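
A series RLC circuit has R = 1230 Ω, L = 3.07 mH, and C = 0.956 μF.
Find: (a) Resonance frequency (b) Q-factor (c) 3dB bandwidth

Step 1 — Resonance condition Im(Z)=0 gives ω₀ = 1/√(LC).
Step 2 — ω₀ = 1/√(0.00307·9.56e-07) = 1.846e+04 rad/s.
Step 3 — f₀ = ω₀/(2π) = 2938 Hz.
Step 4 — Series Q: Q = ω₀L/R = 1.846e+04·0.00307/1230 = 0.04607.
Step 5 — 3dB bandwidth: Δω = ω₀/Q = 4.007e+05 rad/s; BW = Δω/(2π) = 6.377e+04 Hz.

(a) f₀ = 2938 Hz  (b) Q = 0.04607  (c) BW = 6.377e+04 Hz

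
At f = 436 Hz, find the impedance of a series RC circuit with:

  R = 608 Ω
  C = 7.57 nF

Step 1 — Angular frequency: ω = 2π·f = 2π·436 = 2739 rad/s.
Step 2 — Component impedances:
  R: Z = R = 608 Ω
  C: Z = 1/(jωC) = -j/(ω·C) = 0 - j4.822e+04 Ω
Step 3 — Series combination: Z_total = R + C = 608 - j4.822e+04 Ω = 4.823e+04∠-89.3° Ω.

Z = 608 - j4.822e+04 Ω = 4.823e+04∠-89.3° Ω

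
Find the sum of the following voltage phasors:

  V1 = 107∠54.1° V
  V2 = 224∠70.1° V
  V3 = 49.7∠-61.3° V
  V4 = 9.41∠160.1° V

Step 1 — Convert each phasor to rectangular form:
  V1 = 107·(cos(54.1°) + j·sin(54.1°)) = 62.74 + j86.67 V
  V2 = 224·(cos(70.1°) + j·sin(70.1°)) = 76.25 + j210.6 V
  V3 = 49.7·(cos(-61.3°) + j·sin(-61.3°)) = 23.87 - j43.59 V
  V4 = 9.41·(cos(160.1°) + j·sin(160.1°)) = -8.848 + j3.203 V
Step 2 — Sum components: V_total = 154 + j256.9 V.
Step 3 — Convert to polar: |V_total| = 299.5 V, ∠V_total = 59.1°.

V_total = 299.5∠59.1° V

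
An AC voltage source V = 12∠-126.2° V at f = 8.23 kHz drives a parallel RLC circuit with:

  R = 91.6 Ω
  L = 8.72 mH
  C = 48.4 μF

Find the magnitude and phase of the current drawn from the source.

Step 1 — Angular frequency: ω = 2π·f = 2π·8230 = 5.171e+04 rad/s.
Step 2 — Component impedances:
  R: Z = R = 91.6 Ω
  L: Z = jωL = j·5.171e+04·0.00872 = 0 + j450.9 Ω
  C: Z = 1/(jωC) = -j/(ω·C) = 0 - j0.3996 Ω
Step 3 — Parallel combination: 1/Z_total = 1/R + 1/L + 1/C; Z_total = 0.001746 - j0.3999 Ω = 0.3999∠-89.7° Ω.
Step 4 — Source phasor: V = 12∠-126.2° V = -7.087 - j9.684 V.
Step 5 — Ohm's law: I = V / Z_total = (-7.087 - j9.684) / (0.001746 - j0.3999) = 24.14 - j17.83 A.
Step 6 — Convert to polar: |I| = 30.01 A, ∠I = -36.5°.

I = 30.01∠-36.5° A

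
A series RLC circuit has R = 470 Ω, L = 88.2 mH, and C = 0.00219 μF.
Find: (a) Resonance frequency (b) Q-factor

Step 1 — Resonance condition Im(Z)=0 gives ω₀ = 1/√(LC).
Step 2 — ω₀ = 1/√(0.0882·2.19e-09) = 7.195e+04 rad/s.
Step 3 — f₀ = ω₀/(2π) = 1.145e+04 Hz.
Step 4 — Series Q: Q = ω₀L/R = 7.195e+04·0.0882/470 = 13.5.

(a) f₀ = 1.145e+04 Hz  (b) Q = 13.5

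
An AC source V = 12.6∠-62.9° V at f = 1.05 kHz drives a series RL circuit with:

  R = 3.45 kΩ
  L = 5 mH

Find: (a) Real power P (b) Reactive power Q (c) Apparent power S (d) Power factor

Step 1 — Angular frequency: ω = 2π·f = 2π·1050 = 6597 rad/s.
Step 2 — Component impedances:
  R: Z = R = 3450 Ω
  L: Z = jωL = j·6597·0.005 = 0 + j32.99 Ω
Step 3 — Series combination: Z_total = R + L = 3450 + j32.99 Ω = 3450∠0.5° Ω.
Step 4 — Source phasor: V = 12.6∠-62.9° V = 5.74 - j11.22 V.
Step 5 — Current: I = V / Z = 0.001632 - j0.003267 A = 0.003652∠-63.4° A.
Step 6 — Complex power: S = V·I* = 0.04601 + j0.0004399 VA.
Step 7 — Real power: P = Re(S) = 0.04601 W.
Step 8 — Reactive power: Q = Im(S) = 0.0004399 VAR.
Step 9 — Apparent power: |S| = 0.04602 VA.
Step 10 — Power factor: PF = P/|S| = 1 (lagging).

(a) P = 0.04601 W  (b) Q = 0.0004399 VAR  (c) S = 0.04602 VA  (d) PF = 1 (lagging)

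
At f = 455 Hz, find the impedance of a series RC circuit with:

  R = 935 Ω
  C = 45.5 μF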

....

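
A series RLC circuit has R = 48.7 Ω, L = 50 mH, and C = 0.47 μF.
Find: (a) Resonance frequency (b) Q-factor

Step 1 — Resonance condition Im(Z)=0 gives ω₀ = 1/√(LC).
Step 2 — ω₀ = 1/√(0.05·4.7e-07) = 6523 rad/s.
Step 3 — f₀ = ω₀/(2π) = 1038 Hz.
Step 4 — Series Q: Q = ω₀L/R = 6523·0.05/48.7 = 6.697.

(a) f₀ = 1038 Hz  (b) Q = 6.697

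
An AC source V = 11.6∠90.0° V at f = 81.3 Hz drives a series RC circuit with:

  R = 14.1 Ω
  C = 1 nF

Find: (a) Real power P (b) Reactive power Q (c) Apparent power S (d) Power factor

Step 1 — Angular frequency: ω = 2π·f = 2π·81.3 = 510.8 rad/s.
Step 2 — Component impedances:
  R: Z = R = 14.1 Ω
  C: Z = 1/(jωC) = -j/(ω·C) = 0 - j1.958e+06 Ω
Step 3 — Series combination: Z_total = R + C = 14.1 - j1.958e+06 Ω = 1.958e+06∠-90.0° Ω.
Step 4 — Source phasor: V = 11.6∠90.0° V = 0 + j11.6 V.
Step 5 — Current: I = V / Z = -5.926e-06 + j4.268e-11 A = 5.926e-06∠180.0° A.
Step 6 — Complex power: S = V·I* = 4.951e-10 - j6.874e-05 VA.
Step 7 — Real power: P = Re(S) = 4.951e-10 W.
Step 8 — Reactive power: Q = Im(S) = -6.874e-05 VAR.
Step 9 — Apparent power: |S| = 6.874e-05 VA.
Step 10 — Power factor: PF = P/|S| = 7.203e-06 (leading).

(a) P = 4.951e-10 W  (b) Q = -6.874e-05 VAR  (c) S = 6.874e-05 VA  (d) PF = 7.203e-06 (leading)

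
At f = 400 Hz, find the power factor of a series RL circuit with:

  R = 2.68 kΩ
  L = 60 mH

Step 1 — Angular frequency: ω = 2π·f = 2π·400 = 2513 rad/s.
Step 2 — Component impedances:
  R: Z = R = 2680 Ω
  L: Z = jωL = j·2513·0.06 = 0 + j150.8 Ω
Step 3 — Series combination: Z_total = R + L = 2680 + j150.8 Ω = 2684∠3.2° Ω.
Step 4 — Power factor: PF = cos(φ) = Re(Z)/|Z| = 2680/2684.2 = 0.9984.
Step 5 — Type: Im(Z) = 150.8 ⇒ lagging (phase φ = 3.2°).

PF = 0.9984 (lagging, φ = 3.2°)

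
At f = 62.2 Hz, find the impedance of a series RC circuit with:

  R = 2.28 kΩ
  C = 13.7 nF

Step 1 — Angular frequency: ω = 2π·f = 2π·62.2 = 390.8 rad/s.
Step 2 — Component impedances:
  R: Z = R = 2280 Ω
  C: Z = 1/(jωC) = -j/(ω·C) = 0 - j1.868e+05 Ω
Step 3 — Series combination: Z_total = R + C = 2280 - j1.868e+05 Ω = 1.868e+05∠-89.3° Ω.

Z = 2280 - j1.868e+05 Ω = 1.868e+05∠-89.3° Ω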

....

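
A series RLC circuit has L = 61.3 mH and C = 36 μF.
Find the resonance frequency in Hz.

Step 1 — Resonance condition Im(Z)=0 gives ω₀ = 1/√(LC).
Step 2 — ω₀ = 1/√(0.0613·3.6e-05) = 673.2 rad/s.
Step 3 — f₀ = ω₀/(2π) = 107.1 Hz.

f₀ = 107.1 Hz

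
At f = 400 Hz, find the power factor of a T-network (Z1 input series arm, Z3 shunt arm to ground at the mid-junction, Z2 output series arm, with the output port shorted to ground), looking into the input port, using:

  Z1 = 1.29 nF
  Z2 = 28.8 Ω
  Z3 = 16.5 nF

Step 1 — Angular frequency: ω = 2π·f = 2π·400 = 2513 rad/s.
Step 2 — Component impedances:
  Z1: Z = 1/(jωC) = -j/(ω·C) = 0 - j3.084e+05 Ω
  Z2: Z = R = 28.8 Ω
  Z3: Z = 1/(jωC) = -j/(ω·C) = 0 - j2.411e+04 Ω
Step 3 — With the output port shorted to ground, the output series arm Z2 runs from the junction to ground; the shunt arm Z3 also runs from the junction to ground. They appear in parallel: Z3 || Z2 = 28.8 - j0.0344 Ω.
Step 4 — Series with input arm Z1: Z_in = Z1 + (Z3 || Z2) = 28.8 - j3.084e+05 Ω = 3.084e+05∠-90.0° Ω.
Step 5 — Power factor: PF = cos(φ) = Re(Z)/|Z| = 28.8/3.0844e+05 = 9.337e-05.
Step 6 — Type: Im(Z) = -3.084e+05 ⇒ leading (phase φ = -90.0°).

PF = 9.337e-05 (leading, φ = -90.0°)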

....

The problem
Your answer should consist of the lines from the line with "V3 = 49.7∠-61.3° V" to the line with "C = 48.4 μF" above, repeated exactly, both ends included.

Exercise output
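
  V3 = 49.7∠-61.3° V
  V4 = 9.41∠160.1° V

Step 1 — Convert each phasor to rectangular form:
  V1 = 107·(cos(54.1°) + j·sin(54.1°)) = 62.74 + j86.67 V
  V2 = 224·(cos(70.1°) + j·sin(70.1°)) = 76.25 + j210.6 V
  V3 = 49.7·(cos(-61.3°) + j·sin(-61.3°)) = 23.87 - j43.59 V
  V4 = 9.41·(cos(160.1°) + j·sin(160.1°)) = -8.848 + j3.203 V
Step 2 — Sum components: V_total = 154 + j256.9 V.
Step 3 — Convert to polar: |V_total| = 299.5 V, ∠V_total = 59.1°.

V_total = 299.5∠59.1° V

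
An AC voltage source V = 12∠-126.2° V at f = 8.23 kHz drives a parallel RLC circuit with:

  R = 91.6 Ω
  L = 8.72 mH
  C = 48.4 μF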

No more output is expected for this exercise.